### ASSIGNED TASK
Please reproduce verbatim the lines below, from the first through the one with "s \left(K +".

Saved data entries
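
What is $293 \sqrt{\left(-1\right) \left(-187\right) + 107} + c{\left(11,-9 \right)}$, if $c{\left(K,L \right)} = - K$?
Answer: $-11 + 2051 \sqrt{6} \approx 5012.9$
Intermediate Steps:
$293 \sqrt{\left(-1\right) \left(-187\right) + 107} + c{\left(11,-9 \right)} = 293 \sqrt{\left(-1\right) \left(-187\right) + 107} - 11 = 293 \sqrt{187 + 107} - 11 = 293 \sqrt{294} - 11 = 293 \cdot 7 \sqrt{6} - 11 = 2051 \sqrt{6} - 11 = -11 + 2051 \sqrt{6}$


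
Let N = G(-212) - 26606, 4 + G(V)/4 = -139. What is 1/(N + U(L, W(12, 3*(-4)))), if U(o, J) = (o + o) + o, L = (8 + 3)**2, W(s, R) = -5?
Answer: -1/26815 ≈ -3.7293e-5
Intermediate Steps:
L = 121 (L = 11**2 = 121)
U(o, J) = 3*o (U(o, J) = 2*o + o = 3*o)
G(V) = -572 (G(V) = -16 + 4*(-139) = -16 - 556 = -572)
N = -27178 (N = -572 - 26606 = -27178)
1/(N + U(L, W(12, 3*(-4)))) = 1/(-27178 + 3*121) = 1/(-27178 + 363) = 1/(-26815) = -1/26815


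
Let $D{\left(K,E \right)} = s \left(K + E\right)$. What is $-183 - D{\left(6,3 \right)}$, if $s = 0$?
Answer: $-183$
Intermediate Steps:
$D{\left(K,E \right)} = 0$ ($D{\left(K,E \right)} = 0 \left(K + E\right) = 0 \left(E + K\right) = 0$)
$-183 - D{\left(6,3 \right)} = -183 - 0 = -183 + 0 = -183$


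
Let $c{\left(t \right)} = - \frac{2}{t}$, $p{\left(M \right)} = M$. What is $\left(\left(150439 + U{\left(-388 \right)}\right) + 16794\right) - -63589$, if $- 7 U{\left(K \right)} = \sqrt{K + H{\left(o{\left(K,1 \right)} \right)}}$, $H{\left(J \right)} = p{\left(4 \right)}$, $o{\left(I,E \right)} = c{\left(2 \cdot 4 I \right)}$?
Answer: $230822 - \frac{8 i \sqrt{6}}{7} \approx 2.3082 \cdot 10^{5} - 2.7994 i$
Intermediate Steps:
$o{\left(I,E \right)} = - \frac{1}{4 I}$ ($o{\left(I,E \right)} = - \frac{2}{2 \cdot 4 I} = - \frac{2}{8 I} = - 2 \frac{1}{8 I} = - \frac{1}{4 I}$)
$H{\left(J \right)} = 4$
$U{\left(K \right)} = - \frac{\sqrt{4 + K}}{7}$ ($U{\left(K \right)} = - \frac{\sqrt{K + 4}}{7} = - \frac{\sqrt{4 + K}}{7}$)
$\left(\left(150439 + U{\left(-388 \right)}\right) + 16794\right) - -63589 = \left(\left(150439 - \frac{\sqrt{4 - 388}}{7}\right) + 16794\right) - -63589 = \left(\left(150439 - \frac{\sqrt{-384}}{7}\right) + 16794\right) + 63589 = \left(\left(150439 - \frac{8 i \sqrt{6}}{7}\right) + 16794\right) + 63589 = \left(167233 - \frac{8 i \sqrt{6}}{7}\right) + 63589 = 230822 - \frac{8 i \sqrt{6}}{7}$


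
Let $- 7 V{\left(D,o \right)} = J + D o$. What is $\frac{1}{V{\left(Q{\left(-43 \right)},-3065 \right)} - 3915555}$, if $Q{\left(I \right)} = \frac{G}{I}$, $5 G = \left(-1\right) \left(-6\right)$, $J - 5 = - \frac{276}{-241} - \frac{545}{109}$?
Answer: $- \frac{72541}{284039173521} \approx -2.5539 \cdot 10^{-7}$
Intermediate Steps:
$J = \frac{276}{241}$ ($J = 5 - \left(5 - \frac{276}{241}\right) = 5 - \frac{929}{241} = \frac{276}{241} \approx 1.1452$)
$G = \frac{6}{5}$ ($G = \frac{\left(-1\right) \left(-6\right)}{5} = \frac{1}{5} \cdot 6 = \frac{6}{5} \approx 1.2$)
$Q{\left(I \right)} = \frac{6}{5 I}$
$V{\left(D,o \right)} = - \frac{276}{1687} - \frac{D o}{7}$ ($V{\left(D,o \right)} = - \frac{\frac{276}{241} + D o}{7} = - \frac{276}{1687} - \frac{D o}{7}$)
$\frac{1}{V{\left(Q{\left(-43 \right)},-3065 \right)} - 3915555} = \frac{1}{\left(- \frac{276}{1687} - \frac{1}{7} \frac{6}{5 \left(-43\right)} \left(-3065\right)\right) - 3915555} = \frac{1}{\left(- \frac{276}{1687} - \frac{1}{7} \cdot \frac{6}{5} \left(- \frac{1}{43}\right) \left(-3065\right)\right) - 3915555} = \frac{1}{\left(- \frac{276}{1687} - \left(- \frac{6}{1505}\right) \left(-3065\right)\right) - 3915555} = \frac{1}{\left(- \frac{276}{1687} - \frac{3678}{301}\right) - 3915555} = \frac{1}{- \frac{898266}{72541} - 3915555} = \frac{1}{- \frac{284039173521}{72541}} = - \frac{72541}{284039173521}$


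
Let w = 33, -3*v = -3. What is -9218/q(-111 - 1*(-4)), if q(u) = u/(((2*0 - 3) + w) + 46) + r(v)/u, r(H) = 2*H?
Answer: 74960776/11601 ≈ 6461.6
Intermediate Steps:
v = 1 (v = -1/3*(-3) = 1)
q(u) = 2/u + u/76 (q(u) = u/(((2*0 - 3) + 33) + 46) + (2*1)/u = u/(((0 - 3) + 33) + 46) + 2/u = u/((-3 + 33) + 46) + 2/u = u/(30 + 46) + 2/u = u/76 + 2/u = 2/u + u/76)
-9218/q(-111 - 1*(-4)) = -9218/(2/(-111 - 1*(-4)) + (-111 - 1*(-4))/76) = -9218/(2/(-111 + 4) + (-111 + 4)/76) = -9218/(2/(-107) + (1/76)*(-107)) = -9218/(2*(-1/107) - 107/76) = -9218/(-2/107 - 107/76) = -9218/(-11601/8132) = -9218*(-8132/11601) = 74960776/11601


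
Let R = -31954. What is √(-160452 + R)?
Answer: I*√192406 ≈ 438.64*I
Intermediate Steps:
√(-160452 + R) = √(-160452 - 31954) = √(-192406) = I*√192406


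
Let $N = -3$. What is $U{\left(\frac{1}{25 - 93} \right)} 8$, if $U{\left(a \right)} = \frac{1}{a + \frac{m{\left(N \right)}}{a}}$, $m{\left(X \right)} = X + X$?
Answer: $\frac{544}{27743} \approx 0.019609$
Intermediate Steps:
$m{\left(X \right)} = 2 X$
$U{\left(a \right)} = \frac{1}{a - \frac{6}{a}}$ ($U{\left(a \right)} = \frac{1}{a + \frac{2 \left(-3\right)}{a}} = \frac{1}{a - \frac{6}{a}}$)
$U{\left(\frac{1}{25 - 93} \right)} 8 = \frac{1}{\left(25 - 93\right) \left(-6 + \left(\frac{1}{25 - 93}\right)^{2}\right)} 8 = \frac{1}{\left(-68\right) \left(-6 + \left(\frac{1}{-68}\right)^{2}\right)} 8 = - \frac{1}{68 \left(-6 + \left(- \frac{1}{68}\right)^{2}\right)} 8 = - \frac{1}{68 \left(-6 + \frac{1}{4624}\right)} 8 = - \frac{1}{68 \left(- \frac{27743}{4624}\right)} 8 = \left(- \frac{1}{68}\right) \left(- \frac{4624}{27743}\right) 8 = \frac{68}{27743} \cdot 8 = \frac{544}{27743}$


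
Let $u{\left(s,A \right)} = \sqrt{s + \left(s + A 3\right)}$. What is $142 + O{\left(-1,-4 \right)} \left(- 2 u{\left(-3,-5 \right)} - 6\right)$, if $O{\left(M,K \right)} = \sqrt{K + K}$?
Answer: $142 + 4 \sqrt{42} - 12 i \sqrt{2} \approx 167.92 - 16.971 i$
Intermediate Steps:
$O{\left(M,K \right)} = \sqrt{2} \sqrt{K}$ ($O{\left(M,K \right)} = \sqrt{2 K} = \sqrt{2} \sqrt{K}$)
$u{\left(s,A \right)} = \sqrt{2 s + 3 A}$ ($u{\left(s,A \right)} = \sqrt{s + \left(s + 3 A\right)} = \sqrt{2 s + 3 A}$)
$142 + O{\left(-1,-4 \right)} \left(- 2 u{\left(-3,-5 \right)} - 6\right) = 142 + \sqrt{2} \sqrt{-4} \left(- 2 \sqrt{2 \left(-3\right) + 3 \left(-5\right)} - 6\right) = 142 + \sqrt{2} \cdot 2 i \left(- 2 \sqrt{-6 - 15} - 6\right) = 142 + 2 i \sqrt{2} \left(- 2 \sqrt{-21} - 6\right) = 142 + 2 i \sqrt{2} \left(- 2 i \sqrt{21} - 6\right) = 142 + 2 i \sqrt{2} \left(-6 - 2 i \sqrt{21}\right)$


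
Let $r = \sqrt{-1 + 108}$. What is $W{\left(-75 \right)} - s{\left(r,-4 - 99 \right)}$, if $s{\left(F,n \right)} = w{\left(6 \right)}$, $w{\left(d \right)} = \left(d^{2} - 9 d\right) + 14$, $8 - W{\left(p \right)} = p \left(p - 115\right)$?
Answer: $-14238$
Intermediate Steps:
$W{\left(p \right)} = 8 - p \left(-115 + p\right)$ ($W{\left(p \right)} = 8 - p \left(p - 115\right) = 8 - p \left(-115 + p\right)$)
$w{\left(d \right)} = 14 + d^{2} - 9 d$
$r = \sqrt{107} \approx 10.344$
$s{\left(F,n \right)} = -4$ ($s{\left(F,n \right)} = 14 + 6^{2} - 54 = 14 + 36 - 54 = -4$)
$W{\left(-75 \right)} - s{\left(r,-4 - 99 \right)} = \left(8 - \left(-75\right)^{2} + 115 \left(-75\right)\right) - -4 = \left(8 - 5625 - 8625\right) + 4 = -14242 + 4 = -14238$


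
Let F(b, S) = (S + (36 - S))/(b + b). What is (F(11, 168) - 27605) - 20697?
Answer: -531304/11 ≈ -48300.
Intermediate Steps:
F(b, S) = 18/b (F(b, S) = 36/((2*b)) = 36*(1/(2*b)) = 18/b)
(F(11, 168) - 27605) - 20697 = (18/11 - 27605) - 20697 = -303637/11 - 20697 = -531304/11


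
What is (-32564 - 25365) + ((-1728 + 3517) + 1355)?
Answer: -54785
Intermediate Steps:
(-32564 - 25365) + ((-1728 + 3517) + 1355) = -57929 + (1789 + 1355) = -57929 + 3144 = -54785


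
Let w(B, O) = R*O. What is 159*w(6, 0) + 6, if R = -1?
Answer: 6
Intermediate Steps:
w(B, O) = -O
159*w(6, 0) + 6 = 159*(-1*0) + 6 = 159*0 + 6 = 0 + 6 = 6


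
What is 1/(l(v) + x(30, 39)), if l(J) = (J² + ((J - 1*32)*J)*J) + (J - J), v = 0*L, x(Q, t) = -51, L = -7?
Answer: -1/51 ≈ -0.019608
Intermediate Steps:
v = 0 (v = 0*(-7) = 0)
l(J) = J² + J²*(-32 + J) (l(J) = (J² + ((J - 32)*J)*J) + 0 = (J² + ((-32 + J)*J)*J) + 0 = (J² + (J*(-32 + J))*J) + 0 = (J² + J²*(-32 + J)) + 0 = J² + J²*(-32 + J))
1/(l(v) + x(30, 39)) = 1/(0²*(-31 + 0) - 51) = 1/(0*(-31) - 51) = 1/(0 - 51) = 1/(-51) = -1/51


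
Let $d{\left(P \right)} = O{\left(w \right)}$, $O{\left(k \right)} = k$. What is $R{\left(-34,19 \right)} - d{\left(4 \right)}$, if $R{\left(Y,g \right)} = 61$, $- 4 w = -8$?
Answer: $59$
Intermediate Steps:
$w = 2$ ($w = \left(- \frac{1}{4}\right) \left(-8\right) = 2$)
$d{\left(P \right)} = 2$
$R{\left(-34,19 \right)} - d{\left(4 \right)} = 61 - 2 = 59$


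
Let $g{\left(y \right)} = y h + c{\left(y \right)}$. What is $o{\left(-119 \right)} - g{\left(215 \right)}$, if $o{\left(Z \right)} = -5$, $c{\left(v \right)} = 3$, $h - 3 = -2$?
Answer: $-223$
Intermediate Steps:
$h = 1$ ($h = 3 - 2 = 1$)
$g{\left(y \right)} = 3 + y$ ($g{\left(y \right)} = y 1 + 3 = y + 3 = 3 + y$)
$o{\left(-119 \right)} - g{\left(215 \right)} = -5 - \left(3 + 215\right) = -5 - 218 = -223$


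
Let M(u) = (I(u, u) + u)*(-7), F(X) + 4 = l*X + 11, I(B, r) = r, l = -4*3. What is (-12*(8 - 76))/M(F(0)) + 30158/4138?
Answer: -105281/101381 ≈ -1.0385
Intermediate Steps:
l = -12
F(X) = 7 - 12*X (F(X) = -4 + (-12*X + 11) = -4 + (11 - 12*X) = 7 - 12*X)
M(u) = -14*u (M(u) = (u + u)*(-7) = (2*u)*(-7) = -14*u)
(-12*(8 - 76))/M(F(0)) + 30158/4138 = (-12*(8 - 76))/((-14*(7 - 12*0))) + 30158/4138 = (-12*(-68))/((-14*(7 + 0))) + 30158*(1/4138) = 816/((-14*7)) + 15079/2069 = 816/(-98) + 15079/2069 = 816*(-1/98) + 15079/2069 = -408/49 + 15079/2069 = -105281/101381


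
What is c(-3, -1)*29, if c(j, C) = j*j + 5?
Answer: 406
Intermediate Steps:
c(j, C) = 5 + j**2 (c(j, C) = j**2 + 5 = 5 + j**2)
c(-3, -1)*29 = (5 + (-3)**2)*29 = (5 + 9)*29 = 14*29 = 406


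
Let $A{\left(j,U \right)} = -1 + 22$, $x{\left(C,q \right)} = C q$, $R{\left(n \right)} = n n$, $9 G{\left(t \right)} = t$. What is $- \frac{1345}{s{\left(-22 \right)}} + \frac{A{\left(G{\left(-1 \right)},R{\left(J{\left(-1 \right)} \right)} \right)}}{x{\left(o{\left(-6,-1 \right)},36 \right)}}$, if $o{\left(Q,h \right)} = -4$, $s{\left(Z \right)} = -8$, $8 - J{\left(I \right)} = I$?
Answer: $\frac{8063}{48} \approx 167.98$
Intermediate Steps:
$J{\left(I \right)} = 8 - I$
$G{\left(t \right)} = \frac{t}{9}$
$R{\left(n \right)} = n^{2}$
$A{\left(j,U \right)} = 21$
$- \frac{1345}{s{\left(-22 \right)}} + \frac{A{\left(G{\left(-1 \right)},R{\left(J{\left(-1 \right)} \right)} \right)}}{x{\left(o{\left(-6,-1 \right)},36 \right)}} = - \frac{1345}{-8} + \frac{21}{\left(-4\right) 36} = \left(-1345\right) \left(- \frac{1}{8}\right) + \frac{21}{-144} = \frac{1345}{8} + 21 \left(- \frac{1}{144}\right) = \frac{1345}{8} - \frac{7}{48} = \frac{8063}{48}$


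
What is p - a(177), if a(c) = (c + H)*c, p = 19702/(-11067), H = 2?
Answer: -350655463/11067 ≈ -31685.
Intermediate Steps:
p = -19702/11067 (p = 19702*(-1/11067) = -19702/11067 ≈ -1.7802)
a(c) = c*(2 + c) (a(c) = (c + 2)*c = (2 + c)*c = c*(2 + c))
p - a(177) = -19702/11067 - 177*(2 + 177) = -19702/11067 - 177*179 = -19702/11067 - 1*31683 = -19702/11067 - 31683 = -350655463/11067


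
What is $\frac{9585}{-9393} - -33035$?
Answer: $\frac{103429390}{3131} \approx 33034.0$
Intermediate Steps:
$\frac{9585}{-9393} - -33035 = 9585 \left(- \frac{1}{9393}\right) + 33035 = - \frac{3195}{3131} + 33035 = \frac{103429390}{3131}$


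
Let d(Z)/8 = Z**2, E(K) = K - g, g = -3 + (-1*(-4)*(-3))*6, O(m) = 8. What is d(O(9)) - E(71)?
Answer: 366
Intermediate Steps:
g = -75 (g = -3 + (4*(-3))*6 = -3 - 12*6 = -3 - 72 = -75)
E(K) = 75 + K (E(K) = K - 1*(-75) = K + 75 = 75 + K)
d(Z) = 8*Z**2
d(O(9)) - E(71) = 8*8**2 - (75 + 71) = 8*64 - 1*146 = 512 - 146 = 366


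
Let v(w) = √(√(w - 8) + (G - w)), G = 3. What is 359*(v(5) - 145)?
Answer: -52055 + 359*√(-2 + I*√3) ≈ -51851.0 + 547.15*I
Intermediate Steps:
v(w) = √(3 + √(-8 + w) - w) (v(w) = √(√(w - 8) + (3 - w)) = √(√(-8 + w) + (3 - w)) = √(3 + √(-8 + w) - w))
359*(v(5) - 145) = 359*(√(3 + √(-8 + 5) - 1*5) - 145) = 359*(√(3 + √(-3) - 5) - 145) = 359*(√(3 + I*√3 - 5) - 145) = 359*(√(-2 + I*√3) - 145) = 359*(-145 + √(-2 + I*√3)) = -52055 + 359*√(-2 + I*√3)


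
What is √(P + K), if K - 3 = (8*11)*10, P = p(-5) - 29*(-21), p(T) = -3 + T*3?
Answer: √1474 ≈ 38.393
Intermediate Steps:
p(T) = -3 + 3*T
P = 591 (P = (-3 + 3*(-5)) - 29*(-21) = (-3 - 15) + 609 = -18 + 609 = 591)
K = 883 (K = 3 + (8*11)*10 = 3 + 88*10 = 3 + 880 = 883)
√(P + K) = √(591 + 883) = √1474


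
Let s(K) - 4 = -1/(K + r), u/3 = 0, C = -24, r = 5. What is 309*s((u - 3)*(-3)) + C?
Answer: 16659/14 ≈ 1189.9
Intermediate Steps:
u = 0 (u = 3*0 = 0)
s(K) = 4 - 1/(5 + K) (s(K) = 4 - 1/(K + 5) = 4 - 1/(5 + K))
309*s((u - 3)*(-3)) + C = 309*((19 + 4*((0 - 3)*(-3)))/(5 + (0 - 3)*(-3))) - 24 = 309*((19 + 4*(-3*(-3)))/(5 - 3*(-3))) - 24 = 309*((19 + 4*9)/(5 + 9)) - 24 = 309*((19 + 36)/14) - 24 = 309*((1/14)*55) - 24 = 309*(55/14) - 24 = 16995/14 - 24 = 16659/14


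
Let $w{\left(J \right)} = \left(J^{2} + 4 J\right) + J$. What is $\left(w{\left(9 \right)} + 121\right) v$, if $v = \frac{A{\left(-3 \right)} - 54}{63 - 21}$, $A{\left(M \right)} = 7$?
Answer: $- \frac{11609}{42} \approx -276.4$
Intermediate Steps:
$w{\left(J \right)} = J^{2} + 5 J$
$v = - \frac{47}{42}$ ($v = \frac{7 - 54}{63 - 21} = - \frac{47}{42} \approx -1.119$)
$\left(w{\left(9 \right)} + 121\right) v = \left(9 \left(5 + 9\right) + 121\right) \left(- \frac{47}{42}\right) = \left(9 \cdot 14 + 121\right) \left(- \frac{47}{42}\right) = \left(126 + 121\right) \left(- \frac{47}{42}\right) = 247 \left(- \frac{47}{42}\right) = - \frac{11609}{42}$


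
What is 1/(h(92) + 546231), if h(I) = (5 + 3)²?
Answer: 1/546295 ≈ 1.8305e-6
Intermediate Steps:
h(I) = 64 (h(I) = 8² = 64)
1/(h(92) + 546231) = 1/(64 + 546231) = 1/546295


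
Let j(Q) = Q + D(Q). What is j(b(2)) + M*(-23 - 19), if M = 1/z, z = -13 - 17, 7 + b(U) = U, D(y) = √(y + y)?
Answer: -18/5 + I*√10 ≈ -3.6 + 3.1623*I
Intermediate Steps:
D(y) = √2*√y (D(y) = √(2*y) = √2*√y)
b(U) = -7 + U
j(Q) = Q + √2*√Q
z = -30
M = -1/30 (M = 1/(-30) = -1/30 ≈ -0.033333)
j(b(2)) + M*(-23 - 19) = ((-7 + 2) + √2*√(-7 + 2)) - (-23 - 19)/30 = (-5 + √2*√(-5)) - 1/30*(-42) = (-5 + √2*(I*√5)) + 7/5 = (-5 + I*√10) + 7/5 = -18/5 + I*√10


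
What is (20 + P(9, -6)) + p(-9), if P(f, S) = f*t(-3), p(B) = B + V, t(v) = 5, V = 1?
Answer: 57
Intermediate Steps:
p(B) = 1 + B (p(B) = B + 1 = 1 + B)
P(f, S) = 5*f (P(f, S) = f*5 = 5*f)
(20 + P(9, -6)) + p(-9) = (20 + 5*9) + (1 - 9) = (20 + 45) - 8 = 65 - 8 = 57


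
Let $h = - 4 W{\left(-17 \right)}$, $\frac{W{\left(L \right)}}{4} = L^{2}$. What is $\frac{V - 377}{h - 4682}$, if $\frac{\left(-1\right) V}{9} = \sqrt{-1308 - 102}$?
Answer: $\frac{377}{9306} + \frac{i \sqrt{1410}}{1034} \approx 0.040511 + 0.036315 i$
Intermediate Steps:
$W{\left(L \right)} = 4 L^{2}$
$h = -4624$ ($h = - 4 \cdot 4 \left(-17\right)^{2} = - 4 \cdot 4 \cdot 289 = \left(-4\right) 1156 = -4624$)
$V = - 9 i \sqrt{1410}$ ($V = - 9 \sqrt{-1308 - 102} = - 9 \sqrt{-1410} = - 9 i \sqrt{1410} \approx - 337.95 i$)
$\frac{V - 377}{h - 4682} = \frac{- 9 i \sqrt{1410} - 377}{-4624 - 4682} = \frac{-377 - 9 i \sqrt{1410}}{-9306} = \left(-377 - 9 i \sqrt{1410}\right) \left(- \frac{1}{9306}\right) = \frac{377}{9306} + \frac{i \sqrt{1410}}{1034}$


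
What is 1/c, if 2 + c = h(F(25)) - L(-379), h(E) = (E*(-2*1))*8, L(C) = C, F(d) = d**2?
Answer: -1/9623 ≈ -0.00010392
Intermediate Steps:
h(E) = -16*E (h(E) = (E*(-2))*8 = -2*E*8 = -16*E)
c = -9623 (c = -2 + (-16*25**2 - 1*(-379)) = -2 + (-16*625 + 379) = -2 + (-10000 + 379) = -2 - 9621 = -9623)
1/c = 1/(-9623) = -1/9623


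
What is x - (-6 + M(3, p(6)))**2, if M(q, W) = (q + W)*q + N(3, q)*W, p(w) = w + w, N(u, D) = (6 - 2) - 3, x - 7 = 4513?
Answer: 1919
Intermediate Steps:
x = 4520 (x = 7 + 4513 = 4520)
N(u, D) = 1 (N(u, D) = 4 - 3 = 1)
p(w) = 2*w
M(q, W) = W + q*(W + q) (M(q, W) = (q + W)*q + 1*W = (W + q)*q + W = q*(W + q) + W = W + q*(W + q))
x - (-6 + M(3, p(6)))**2 = 4520 - (-6 + (2*6 + 3**2 + (2*6)*3))**2 = 4520 - (-6 + (12 + 9 + 12*3))**2 = 4520 - (-6 + (12 + 9 + 36))**2 = 4520 - (-6 + 57)**2 = 4520 - 1*51**2 = 4520 - 1*2601 = 4520 - 2601 = 1919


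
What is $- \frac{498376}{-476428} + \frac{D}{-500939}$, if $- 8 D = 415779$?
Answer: $\frac{548834139481}{477322731784} \approx 1.1498$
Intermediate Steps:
$D = - \frac{415779}{8}$ ($D = \left(- \frac{1}{8}\right) 415779 = - \frac{415779}{8} \approx -51972.0$)
$- \frac{498376}{-476428} + \frac{D}{-500939} = - \frac{498376}{-476428} - \frac{415779}{8 \left(-500939\right)} = \left(-498376\right) \left(- \frac{1}{476428}\right) - - \frac{415779}{4007512} = \frac{124594}{119107} + \frac{415779}{4007512} = \frac{548834139481}{477322731784}$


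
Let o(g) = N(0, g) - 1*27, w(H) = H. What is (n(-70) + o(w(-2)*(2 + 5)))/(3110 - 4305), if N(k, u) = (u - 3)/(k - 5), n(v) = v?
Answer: 468/5975 ≈ 0.078326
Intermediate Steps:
N(k, u) = (-3 + u)/(-5 + k)
o(g) = -132/5 - g/5 (o(g) = (-3 + g)/(-5 + 0) - 1*27 = (-3 + g)/(-5) - 27 = -(-3 + g)/5 - 27 = (⅗ - g/5) - 27 = -132/5 - g/5)
(n(-70) + o(w(-2)*(2 + 5)))/(3110 - 4305) = (-70 + (-132/5 - (-2)*(2 + 5)/5))/(3110 - 4305) = (-70 + (-132/5 - (-2)*7/5))/(-1195) = (-70 + (-132/5 - ⅕*(-14)))*(-1/1195) = (-70 + (-132/5 + 14/5))*(-1/1195) = (-70 - 118/5)*(-1/1195) = -468/5*(-1/1195) = 468/5975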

### RESULT OF THE TASK
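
What is $293 \sqrt{\left(-1\right) \left(-187\right) + 107} + c{\left(11,-9 \right)}$, if $c{\left(K,L \right)} = - K$?
Answer: $-11 + 2051 \sqrt{6} \approx 5012.9$
Intermediate Steps:
$293 \sqrt{\left(-1\right) \left(-187\right) + 107} + c{\left(11,-9 \right)} = 293 \sqrt{\left(-1\right) \left(-187\right) + 107} - 11 = 293 \sqrt{187 + 107} - 11 = 293 \sqrt{294} - 11 = 293 \cdot 7 \sqrt{6} - 11 = 2051 \sqrt{6} - 11 = -11 + 2051 \sqrt{6}$


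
Let N = G(-212) - 26606, 4 + G(V)/4 = -139. What is 1/(N + U(L, W(12, 3*(-4)))), if U(o, J) = (o + o) + o, L = (8 + 3)**2, W(s, R) = -5?
Answer: -1/26815 ≈ -3.7293e-5
Intermediate Steps:
L = 121 (L = 11**2 = 121)
U(o, J) = 3*o (U(o, J) = 2*o + o = 3*o)
G(V) = -572 (G(V) = -16 + 4*(-139) = -16 - 556 = -572)
N = -27178 (N = -572 - 26606 = -27178)
1/(N + U(L, W(12, 3*(-4)))) = 1/(-27178 + 3*121) = 1/(-27178 + 363) = 1/(-26815) = -1/26815


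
Let $D{\left(K,E \right)} = s \left(K + E\right)$. What is $-183 - D{\left(6,3 \right)}$, if $s = 0$?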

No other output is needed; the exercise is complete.